◆ **Raw data**:
■ ■ ■ ■ ■ ■ ■

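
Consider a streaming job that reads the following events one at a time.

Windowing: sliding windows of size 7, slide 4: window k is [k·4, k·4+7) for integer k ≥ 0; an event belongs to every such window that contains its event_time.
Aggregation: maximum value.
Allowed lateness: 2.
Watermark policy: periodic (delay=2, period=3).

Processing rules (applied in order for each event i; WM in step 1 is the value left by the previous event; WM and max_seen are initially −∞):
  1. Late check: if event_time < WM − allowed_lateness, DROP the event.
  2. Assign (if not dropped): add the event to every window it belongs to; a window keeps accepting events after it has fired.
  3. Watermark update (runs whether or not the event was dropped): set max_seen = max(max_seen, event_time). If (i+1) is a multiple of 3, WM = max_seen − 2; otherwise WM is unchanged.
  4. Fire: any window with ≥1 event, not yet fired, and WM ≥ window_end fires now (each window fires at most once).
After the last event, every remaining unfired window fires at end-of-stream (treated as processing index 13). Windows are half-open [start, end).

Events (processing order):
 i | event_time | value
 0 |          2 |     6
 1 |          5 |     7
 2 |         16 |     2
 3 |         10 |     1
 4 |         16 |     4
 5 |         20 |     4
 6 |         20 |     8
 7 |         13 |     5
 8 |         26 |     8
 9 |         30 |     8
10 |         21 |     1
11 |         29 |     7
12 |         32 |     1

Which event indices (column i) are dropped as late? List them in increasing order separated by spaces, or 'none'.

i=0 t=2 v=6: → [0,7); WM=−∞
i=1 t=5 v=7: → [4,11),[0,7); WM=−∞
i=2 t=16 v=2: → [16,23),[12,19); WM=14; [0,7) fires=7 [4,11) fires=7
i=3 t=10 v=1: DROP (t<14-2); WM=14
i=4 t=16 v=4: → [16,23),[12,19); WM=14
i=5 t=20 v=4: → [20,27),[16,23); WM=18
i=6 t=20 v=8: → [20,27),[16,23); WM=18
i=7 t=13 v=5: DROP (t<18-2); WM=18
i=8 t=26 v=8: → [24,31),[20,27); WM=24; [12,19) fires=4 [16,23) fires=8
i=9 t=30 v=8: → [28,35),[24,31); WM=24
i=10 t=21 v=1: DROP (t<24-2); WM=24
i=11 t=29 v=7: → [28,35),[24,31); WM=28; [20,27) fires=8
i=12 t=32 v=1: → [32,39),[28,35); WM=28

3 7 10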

■ ■ ■ ■ ■ ■ ■

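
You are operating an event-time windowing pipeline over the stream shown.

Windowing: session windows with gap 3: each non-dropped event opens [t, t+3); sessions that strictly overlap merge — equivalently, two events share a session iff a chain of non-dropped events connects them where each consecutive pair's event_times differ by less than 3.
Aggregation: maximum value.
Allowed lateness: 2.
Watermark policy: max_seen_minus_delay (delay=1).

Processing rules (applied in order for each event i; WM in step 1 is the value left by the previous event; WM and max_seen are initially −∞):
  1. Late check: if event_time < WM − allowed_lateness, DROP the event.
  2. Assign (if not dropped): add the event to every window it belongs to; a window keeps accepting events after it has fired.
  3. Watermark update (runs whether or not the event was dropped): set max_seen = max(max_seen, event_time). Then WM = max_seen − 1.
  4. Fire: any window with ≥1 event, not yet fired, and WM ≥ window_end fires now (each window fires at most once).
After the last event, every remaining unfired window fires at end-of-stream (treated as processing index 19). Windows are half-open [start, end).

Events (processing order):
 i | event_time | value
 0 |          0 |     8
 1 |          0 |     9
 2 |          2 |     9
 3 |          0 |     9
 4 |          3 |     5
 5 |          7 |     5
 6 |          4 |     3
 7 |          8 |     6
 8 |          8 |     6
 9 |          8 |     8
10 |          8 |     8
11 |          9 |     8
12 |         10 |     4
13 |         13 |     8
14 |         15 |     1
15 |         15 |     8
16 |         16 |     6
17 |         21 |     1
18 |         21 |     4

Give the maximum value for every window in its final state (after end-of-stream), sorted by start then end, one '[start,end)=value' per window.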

■ ■ ■ ■ ■ ■ ■

◆ **Work to complete**:
Show each line of the material where the word "unfired" occurs.

◆ **Exercise answer**:
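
After the last event, every remaining unfired window fires at end-of-stream (treated as processing index 13). Windows are half-open [start, end).
After the last event, every remaining unfired window fires at end-of-stream (treated as processing index 19). Windows are half-open [start, end).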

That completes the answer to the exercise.